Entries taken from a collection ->
------------------------------------------------
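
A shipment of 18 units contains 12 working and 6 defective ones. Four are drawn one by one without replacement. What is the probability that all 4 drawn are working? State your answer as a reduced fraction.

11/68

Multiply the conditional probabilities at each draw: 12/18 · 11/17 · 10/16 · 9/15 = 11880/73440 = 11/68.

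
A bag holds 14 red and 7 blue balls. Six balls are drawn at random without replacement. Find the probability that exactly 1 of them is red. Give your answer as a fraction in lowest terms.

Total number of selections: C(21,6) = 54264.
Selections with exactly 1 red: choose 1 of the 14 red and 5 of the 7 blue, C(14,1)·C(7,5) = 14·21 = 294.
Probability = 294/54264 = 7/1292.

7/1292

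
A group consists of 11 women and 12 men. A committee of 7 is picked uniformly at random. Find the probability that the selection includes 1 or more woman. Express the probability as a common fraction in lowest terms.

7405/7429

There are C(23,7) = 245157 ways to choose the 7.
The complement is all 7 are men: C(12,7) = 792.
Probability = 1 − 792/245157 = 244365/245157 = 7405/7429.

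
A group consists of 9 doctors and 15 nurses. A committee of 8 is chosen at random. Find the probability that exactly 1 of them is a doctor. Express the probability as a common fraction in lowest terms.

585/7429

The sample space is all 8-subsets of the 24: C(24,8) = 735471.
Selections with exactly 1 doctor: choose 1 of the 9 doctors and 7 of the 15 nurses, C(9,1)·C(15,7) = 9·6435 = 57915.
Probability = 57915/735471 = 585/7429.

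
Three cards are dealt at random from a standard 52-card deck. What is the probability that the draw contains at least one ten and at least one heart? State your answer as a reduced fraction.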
------------------------------------------------
WORK INSTRUCTION -> Print each record again. Nothing may be left out.

EXERCISE RESPONSE ->
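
A shipment of 18 units contains 12 working and 6 defective ones. Four are drawn one by one without replacement. What is the probability that all 4 drawn are working? State your answer as a reduced fraction.

11/68

Multiply the conditional probabilities at each draw: 12/18 · 11/17 · 10/16 · 9/15 = 11880/73440 = 11/68.

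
A bag holds 14 red and 7 blue balls. Six balls are drawn at random without replacement. Find the probability that exactly 1 of them is red. Give your answer as a fraction in lowest terms.

Total number of selections: C(21,6) = 54264.
Selections with exactly 1 red: choose 1 of the 14 red and 5 of the 7 blue, C(14,1)·C(7,5) = 14·21 = 294.
Probability = 294/54264 = 7/1292.

7/1292

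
A group consists of 11 women and 12 men. A committee of 7 is picked uniformly at random. Find the probability that the selection includes 1 or more woman. Express the probability as a common fraction in lowest terms.

7405/7429

There are C(23,7) = 245157 ways to choose the 7.
The complement is all 7 are men: C(12,7) = 792.
Probability = 1 − 792/245157 = 244365/245157 = 7405/7429.

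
A group consists of 9 doctors and 15 nurses. A committee of 8 is chosen at random. Find the probability that exactly 1 of them is a doctor. Express the probability as a common fraction in lowest terms.

585/7429

The sample space is all 8-subsets of the 24: C(24,8) = 735471.
Selections with exactly 1 doctor: choose 1 of the 9 doctors and 7 of the 15 nurses, C(9,1)·C(15,7) = 9·6435 = 57915.
Probability = 57915/735471 = 585/7429.

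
Three cards are dealt at random from a standard 52-card deck. What is the probability that the draw contains at least one ten and at least one heart? State your answer as a reduced fraction.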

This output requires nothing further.